● **Exercise prompt**
Everything from the line containing "Consider ∂v/∂t +" to the last line of the entries must be reproduced exactly, and nothing outside that range.

_ _ _

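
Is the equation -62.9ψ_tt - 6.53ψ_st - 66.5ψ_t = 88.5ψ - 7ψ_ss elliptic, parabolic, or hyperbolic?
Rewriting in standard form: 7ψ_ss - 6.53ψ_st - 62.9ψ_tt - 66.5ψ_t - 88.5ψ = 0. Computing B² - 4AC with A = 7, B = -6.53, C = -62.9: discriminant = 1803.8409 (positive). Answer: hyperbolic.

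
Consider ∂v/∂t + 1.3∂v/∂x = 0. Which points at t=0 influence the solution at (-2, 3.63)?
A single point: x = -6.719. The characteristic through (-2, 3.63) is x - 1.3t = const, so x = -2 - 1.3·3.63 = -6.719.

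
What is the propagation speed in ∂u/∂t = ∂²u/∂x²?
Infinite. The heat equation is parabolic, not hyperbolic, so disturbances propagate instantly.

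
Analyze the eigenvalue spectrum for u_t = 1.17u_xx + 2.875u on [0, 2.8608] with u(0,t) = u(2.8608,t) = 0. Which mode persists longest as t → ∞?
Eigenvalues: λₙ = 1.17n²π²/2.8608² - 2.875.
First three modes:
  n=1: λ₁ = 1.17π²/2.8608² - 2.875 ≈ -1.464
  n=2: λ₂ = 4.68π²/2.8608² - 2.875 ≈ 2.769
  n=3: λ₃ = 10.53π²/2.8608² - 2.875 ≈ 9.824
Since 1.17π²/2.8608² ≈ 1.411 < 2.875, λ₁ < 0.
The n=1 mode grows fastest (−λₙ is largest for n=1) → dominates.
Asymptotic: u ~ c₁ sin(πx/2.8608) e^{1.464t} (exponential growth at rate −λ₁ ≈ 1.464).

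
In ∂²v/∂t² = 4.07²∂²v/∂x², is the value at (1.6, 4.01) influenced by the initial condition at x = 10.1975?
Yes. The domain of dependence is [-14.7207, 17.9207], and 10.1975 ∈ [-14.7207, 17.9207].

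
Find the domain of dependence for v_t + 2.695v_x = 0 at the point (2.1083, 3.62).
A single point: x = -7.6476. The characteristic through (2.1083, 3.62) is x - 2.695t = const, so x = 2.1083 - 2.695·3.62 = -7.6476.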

_ _ _

● **Result of the exercise**
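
Consider ∂v/∂t + 1.3∂v/∂x = 0. Which points at t=0 influence the solution at (-2, 3.63)?
A single point: x = -6.719. The characteristic through (-2, 3.63) is x - 1.3t = const, so x = -2 - 1.3·3.63 = -6.719.

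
What is the propagation speed in ∂u/∂t = ∂²u/∂x²?
Infinite. The heat equation is parabolic, not hyperbolic, so disturbances propagate instantly.

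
Analyze the eigenvalue spectrum for u_t = 1.17u_xx + 2.875u on [0, 2.8608] with u(0,t) = u(2.8608,t) = 0. Which mode persists longest as t → ∞?
Eigenvalues: λₙ = 1.17n²π²/2.8608² - 2.875.
First three modes:
  n=1: λ₁ = 1.17π²/2.8608² - 2.875 ≈ -1.464
  n=2: λ₂ = 4.68π²/2.8608² - 2.875 ≈ 2.769
  n=3: λ₃ = 10.53π²/2.8608² - 2.875 ≈ 9.824
Since 1.17π²/2.8608² ≈ 1.411 < 2.875, λ₁ < 0.
The n=1 mode grows fastest (−λₙ is largest for n=1) → dominates.
Asymptotic: u ~ c₁ sin(πx/2.8608) e^{1.464t} (exponential growth at rate −λ₁ ≈ 1.464).

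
In ∂²v/∂t² = 4.07²∂²v/∂x², is the value at (1.6, 4.01) influenced by the initial condition at x = 10.1975?
Yes. The domain of dependence is [-14.7207, 17.9207], and 10.1975 ∈ [-14.7207, 17.9207].

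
Find the domain of dependence for v_t + 2.695v_x = 0 at the point (2.1083, 3.62).
A single point: x = -7.6476. The characteristic through (2.1083, 3.62) is x - 2.695t = const, so x = 2.1083 - 2.695·3.62 = -7.6476.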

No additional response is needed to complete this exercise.